ACTION ITEM - In the entries below, find the line containing "B = TRBTRRTRR" and the line containing "X = AGTCCAGGGAAGCGC". Copy those two lines and everything between them exactly, and only that.
◆ ◆ ◆ ◆ ◆ ◆ ◆
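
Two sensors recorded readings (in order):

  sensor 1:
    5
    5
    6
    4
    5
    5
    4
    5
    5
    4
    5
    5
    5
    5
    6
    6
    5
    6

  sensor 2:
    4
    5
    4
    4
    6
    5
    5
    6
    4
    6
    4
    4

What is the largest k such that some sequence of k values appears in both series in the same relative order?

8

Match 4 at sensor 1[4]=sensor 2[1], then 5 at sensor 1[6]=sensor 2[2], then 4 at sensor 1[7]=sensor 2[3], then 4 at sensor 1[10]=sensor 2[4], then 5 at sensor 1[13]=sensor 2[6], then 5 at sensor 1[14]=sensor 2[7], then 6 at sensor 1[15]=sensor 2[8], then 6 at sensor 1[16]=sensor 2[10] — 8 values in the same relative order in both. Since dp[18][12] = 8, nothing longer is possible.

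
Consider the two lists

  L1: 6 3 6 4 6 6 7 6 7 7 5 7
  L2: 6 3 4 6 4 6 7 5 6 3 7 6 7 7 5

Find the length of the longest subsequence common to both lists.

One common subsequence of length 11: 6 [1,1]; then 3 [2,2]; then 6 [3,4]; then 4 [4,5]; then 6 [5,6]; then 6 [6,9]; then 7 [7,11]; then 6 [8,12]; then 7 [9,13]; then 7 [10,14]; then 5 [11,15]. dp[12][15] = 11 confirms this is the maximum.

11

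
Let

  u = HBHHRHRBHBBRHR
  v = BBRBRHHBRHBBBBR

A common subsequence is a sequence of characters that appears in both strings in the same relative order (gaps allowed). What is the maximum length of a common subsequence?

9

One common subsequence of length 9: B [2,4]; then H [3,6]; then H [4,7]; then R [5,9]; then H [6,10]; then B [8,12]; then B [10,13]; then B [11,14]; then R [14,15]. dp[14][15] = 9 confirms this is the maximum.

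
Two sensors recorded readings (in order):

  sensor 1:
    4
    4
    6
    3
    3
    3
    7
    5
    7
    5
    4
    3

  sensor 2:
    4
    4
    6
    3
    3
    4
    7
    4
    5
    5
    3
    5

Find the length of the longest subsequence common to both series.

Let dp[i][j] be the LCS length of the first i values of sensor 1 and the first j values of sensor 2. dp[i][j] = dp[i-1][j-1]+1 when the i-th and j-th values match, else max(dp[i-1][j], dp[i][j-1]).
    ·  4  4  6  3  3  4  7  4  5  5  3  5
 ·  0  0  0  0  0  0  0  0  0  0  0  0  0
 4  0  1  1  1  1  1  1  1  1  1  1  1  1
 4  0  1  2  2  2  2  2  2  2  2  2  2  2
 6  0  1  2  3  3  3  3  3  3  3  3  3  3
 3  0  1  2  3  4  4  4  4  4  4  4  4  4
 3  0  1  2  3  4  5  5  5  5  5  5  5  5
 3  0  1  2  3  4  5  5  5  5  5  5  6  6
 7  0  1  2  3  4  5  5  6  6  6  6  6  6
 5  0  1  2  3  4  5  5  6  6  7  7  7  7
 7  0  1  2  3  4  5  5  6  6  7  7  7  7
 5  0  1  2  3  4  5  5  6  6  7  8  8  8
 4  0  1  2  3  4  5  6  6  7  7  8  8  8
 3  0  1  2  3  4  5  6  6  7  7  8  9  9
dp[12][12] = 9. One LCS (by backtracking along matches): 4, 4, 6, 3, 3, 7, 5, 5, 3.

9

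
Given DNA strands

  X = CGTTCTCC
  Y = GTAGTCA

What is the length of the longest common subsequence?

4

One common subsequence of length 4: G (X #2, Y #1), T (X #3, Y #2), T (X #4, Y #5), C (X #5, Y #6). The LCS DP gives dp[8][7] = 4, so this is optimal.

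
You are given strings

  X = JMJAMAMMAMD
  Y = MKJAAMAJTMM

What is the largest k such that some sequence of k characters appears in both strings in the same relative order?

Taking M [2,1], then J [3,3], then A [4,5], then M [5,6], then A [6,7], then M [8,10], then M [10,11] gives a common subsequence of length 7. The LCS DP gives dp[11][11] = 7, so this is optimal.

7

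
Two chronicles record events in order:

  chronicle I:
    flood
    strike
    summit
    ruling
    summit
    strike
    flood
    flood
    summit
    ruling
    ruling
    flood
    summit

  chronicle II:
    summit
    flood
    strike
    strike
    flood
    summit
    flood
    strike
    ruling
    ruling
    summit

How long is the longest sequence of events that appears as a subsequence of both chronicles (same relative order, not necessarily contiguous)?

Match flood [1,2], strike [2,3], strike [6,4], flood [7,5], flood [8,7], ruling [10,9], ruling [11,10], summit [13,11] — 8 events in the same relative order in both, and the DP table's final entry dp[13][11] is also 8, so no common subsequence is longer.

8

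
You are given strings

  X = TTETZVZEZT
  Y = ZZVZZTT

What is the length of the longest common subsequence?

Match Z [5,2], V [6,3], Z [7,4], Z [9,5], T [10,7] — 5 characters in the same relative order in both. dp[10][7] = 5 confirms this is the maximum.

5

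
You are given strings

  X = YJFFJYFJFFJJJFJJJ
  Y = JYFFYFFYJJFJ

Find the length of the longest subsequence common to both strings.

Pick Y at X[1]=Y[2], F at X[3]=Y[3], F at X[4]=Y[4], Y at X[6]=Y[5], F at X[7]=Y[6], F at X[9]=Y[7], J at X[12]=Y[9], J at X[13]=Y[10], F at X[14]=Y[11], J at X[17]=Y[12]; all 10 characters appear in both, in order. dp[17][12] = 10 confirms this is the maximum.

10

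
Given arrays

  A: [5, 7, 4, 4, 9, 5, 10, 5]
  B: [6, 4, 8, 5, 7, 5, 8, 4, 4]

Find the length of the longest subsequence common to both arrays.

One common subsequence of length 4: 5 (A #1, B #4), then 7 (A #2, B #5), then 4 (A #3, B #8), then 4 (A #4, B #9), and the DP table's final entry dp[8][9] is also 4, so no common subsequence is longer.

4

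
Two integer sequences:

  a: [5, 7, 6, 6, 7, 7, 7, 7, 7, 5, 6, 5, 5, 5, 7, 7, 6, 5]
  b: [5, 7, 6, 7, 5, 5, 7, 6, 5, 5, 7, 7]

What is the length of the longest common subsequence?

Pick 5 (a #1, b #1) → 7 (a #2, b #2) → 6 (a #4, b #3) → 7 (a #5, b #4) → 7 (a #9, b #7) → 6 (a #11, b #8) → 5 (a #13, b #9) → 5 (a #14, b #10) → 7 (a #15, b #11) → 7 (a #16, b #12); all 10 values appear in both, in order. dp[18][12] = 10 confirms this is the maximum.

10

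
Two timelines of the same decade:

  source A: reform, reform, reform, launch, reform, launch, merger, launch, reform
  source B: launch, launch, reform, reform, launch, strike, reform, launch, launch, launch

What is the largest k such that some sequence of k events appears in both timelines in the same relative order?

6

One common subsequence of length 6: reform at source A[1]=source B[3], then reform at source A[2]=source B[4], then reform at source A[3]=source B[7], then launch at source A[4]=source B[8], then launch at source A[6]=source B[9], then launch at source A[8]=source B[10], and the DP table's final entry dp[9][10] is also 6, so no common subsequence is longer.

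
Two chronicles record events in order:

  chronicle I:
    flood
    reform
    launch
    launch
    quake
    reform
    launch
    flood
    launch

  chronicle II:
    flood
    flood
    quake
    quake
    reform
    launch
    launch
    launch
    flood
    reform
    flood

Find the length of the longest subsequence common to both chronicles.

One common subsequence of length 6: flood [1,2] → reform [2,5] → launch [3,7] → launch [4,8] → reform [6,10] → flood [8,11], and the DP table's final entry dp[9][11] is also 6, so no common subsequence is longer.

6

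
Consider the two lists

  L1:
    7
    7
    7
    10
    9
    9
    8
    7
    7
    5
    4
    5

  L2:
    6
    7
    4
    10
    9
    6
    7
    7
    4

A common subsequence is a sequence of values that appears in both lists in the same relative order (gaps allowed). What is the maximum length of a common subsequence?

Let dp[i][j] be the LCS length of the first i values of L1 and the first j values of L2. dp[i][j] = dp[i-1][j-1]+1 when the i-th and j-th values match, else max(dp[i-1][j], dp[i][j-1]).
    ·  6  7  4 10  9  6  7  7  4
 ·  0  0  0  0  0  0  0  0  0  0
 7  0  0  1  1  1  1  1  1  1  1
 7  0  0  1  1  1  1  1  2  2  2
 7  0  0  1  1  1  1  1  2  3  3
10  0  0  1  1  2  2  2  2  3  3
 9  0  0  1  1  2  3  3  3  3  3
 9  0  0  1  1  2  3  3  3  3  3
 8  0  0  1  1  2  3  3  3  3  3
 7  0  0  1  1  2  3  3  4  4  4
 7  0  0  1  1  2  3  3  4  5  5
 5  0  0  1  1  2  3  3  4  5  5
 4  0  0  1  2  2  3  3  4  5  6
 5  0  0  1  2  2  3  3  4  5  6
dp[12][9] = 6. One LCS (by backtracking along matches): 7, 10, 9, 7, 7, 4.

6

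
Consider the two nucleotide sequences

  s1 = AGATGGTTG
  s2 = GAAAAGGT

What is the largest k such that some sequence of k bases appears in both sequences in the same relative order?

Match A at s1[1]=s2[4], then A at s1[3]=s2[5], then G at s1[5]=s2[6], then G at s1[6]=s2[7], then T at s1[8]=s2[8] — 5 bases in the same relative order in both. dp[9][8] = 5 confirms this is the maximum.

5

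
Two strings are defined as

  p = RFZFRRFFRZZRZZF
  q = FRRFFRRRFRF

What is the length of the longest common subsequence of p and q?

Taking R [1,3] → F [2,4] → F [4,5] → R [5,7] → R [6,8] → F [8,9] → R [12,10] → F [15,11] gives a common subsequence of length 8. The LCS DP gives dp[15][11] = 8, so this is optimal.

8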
◆ ◆ ◆ ◆ ◆ ◆ ◆
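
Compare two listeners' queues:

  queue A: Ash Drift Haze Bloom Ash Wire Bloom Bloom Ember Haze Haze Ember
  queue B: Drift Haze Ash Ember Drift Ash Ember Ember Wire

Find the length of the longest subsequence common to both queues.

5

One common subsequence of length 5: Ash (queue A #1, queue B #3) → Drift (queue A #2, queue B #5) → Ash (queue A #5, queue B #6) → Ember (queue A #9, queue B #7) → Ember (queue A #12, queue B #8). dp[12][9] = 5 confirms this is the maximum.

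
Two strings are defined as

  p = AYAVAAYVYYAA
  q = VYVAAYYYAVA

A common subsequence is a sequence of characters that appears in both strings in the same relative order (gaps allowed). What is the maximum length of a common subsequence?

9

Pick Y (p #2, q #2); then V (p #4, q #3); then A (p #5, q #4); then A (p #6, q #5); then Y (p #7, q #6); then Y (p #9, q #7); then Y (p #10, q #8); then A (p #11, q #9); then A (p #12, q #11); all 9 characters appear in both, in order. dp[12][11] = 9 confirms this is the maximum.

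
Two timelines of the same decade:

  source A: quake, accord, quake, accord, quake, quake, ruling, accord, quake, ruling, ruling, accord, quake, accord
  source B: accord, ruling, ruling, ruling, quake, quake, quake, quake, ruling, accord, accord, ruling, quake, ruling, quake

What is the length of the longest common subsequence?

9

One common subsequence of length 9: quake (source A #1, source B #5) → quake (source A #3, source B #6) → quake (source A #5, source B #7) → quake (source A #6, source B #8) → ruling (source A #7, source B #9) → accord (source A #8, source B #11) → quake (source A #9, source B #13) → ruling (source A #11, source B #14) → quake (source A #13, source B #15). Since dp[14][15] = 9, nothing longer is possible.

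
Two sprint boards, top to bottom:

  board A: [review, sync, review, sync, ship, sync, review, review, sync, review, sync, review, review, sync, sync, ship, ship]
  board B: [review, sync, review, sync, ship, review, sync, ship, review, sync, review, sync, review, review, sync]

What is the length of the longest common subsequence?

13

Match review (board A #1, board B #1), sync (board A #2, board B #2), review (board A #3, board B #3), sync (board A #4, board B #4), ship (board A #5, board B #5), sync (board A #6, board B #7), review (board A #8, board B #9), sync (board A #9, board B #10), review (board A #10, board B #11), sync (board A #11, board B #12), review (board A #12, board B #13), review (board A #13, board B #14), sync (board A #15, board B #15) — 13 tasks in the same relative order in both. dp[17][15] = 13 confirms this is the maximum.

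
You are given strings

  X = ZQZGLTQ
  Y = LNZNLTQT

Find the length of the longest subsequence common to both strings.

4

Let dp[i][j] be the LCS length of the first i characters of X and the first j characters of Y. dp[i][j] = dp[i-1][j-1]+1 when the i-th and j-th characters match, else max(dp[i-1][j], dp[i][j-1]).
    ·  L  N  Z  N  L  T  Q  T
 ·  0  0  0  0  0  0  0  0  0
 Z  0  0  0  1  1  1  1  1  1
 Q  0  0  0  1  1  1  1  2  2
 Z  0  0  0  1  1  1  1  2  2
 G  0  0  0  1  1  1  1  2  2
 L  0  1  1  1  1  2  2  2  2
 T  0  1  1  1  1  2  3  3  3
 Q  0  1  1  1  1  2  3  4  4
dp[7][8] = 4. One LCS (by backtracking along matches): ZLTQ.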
◆ ◆ ◆ ◆ ◆ ◆ ◆
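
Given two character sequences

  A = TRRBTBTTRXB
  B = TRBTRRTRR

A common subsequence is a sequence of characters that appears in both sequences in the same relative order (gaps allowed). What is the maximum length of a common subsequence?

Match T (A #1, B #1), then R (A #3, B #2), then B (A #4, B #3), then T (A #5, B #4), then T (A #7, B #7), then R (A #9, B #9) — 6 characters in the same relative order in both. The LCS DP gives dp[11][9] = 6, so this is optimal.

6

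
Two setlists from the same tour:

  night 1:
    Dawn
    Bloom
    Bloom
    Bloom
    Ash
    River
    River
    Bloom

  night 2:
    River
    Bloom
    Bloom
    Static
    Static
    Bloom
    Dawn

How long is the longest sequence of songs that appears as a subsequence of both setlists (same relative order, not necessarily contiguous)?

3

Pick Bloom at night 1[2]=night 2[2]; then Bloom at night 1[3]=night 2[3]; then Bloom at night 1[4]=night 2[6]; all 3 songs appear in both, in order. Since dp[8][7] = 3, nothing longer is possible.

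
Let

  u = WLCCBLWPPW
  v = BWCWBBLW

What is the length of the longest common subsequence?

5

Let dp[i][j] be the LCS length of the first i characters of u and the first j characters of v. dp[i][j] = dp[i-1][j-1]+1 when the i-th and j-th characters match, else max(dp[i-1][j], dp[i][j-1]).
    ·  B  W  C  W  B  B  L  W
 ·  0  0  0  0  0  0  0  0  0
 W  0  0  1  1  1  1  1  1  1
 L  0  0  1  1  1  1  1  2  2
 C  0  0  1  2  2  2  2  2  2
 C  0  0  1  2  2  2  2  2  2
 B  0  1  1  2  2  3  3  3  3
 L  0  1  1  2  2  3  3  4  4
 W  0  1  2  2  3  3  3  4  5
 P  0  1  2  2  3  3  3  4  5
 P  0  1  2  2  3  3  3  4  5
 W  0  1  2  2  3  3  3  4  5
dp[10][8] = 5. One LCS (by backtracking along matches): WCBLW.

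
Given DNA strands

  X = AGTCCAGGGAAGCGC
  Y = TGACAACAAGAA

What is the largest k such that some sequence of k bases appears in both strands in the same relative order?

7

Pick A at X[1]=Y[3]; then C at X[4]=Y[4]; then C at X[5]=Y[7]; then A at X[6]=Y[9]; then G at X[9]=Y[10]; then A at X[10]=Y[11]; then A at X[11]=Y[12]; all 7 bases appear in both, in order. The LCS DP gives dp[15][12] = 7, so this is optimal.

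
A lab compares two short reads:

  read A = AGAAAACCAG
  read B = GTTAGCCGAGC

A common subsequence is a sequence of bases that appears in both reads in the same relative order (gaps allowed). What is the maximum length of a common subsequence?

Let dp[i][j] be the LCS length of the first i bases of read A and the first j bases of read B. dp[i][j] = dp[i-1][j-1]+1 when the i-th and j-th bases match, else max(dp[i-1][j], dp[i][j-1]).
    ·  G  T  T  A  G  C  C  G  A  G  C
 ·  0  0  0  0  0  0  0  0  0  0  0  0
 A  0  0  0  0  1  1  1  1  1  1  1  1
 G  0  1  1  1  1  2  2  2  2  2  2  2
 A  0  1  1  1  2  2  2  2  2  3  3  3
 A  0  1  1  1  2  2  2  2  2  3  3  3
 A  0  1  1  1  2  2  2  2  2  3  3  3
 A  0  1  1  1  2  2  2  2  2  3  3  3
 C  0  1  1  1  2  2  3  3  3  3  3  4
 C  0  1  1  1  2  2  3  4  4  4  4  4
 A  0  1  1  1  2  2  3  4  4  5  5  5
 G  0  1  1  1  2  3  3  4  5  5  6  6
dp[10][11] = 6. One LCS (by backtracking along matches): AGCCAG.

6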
◆ ◆ ◆ ◆ ◆ ◆ ◆
ANSWER SECTION -
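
  B = TRBTRRTRR

A common subsequence is a sequence of characters that appears in both sequences in the same relative order (gaps allowed). What is the maximum length of a common subsequence?

Match T (A #1, B #1), then R (A #3, B #2), then B (A #4, B #3), then T (A #5, B #4), then T (A #7, B #7), then R (A #9, B #9) — 6 characters in the same relative order in both. The LCS DP gives dp[11][9] = 6, so this is optimal.

6

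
Two setlists from the same tour:

  night 1:
    Dawn
    Bloom
    Bloom
    Bloom
    Ash
    River
    River
    Bloom

  night 2:
    River
    Bloom
    Bloom
    Static
    Static
    Bloom
    Dawn

How long is the longest sequence of songs that appears as a subsequence of both setlists (same relative order, not necessarily contiguous)?

3

Pick Bloom at night 1[2]=night 2[2]; then Bloom at night 1[3]=night 2[3]; then Bloom at night 1[4]=night 2[6]; all 3 songs appear in both, in order. Since dp[8][7] = 3, nothing longer is possible.

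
Let

  u = WLCCBLWPPW
  v = BWCWBBLW

What is the length of the longest common subsequence?

5

Let dp[i][j] be the LCS length of the first i characters of u and the first j characters of v. dp[i][j] = dp[i-1][j-1]+1 when the i-th and j-th characters match, else max(dp[i-1][j], dp[i][j-1]).
    ·  B  W  C  W  B  B  L  W
 ·  0  0  0  0  0  0  0  0  0
 W  0  0  1  1  1  1  1  1  1
 L  0  0  1  1  1  1  1  2  2
 C  0  0  1  2  2  2  2  2  2
 C  0  0  1  2  2  2  2  2  2
 B  0  1  1  2  2  3  3  3  3
 L  0  1  1  2  2  3  3  4  4
 W  0  1  2  2  3  3  3  4  5
 P  0  1  2  2  3  3  3  4  5
 P  0  1  2  2  3  3  3  4  5
 W  0  1  2  2  3  3  3  4  5
dp[10][8] = 5. One LCS (by backtracking along matches): WCBLW.

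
Given DNA strands

  X = AGTCCAGGGAAGCGC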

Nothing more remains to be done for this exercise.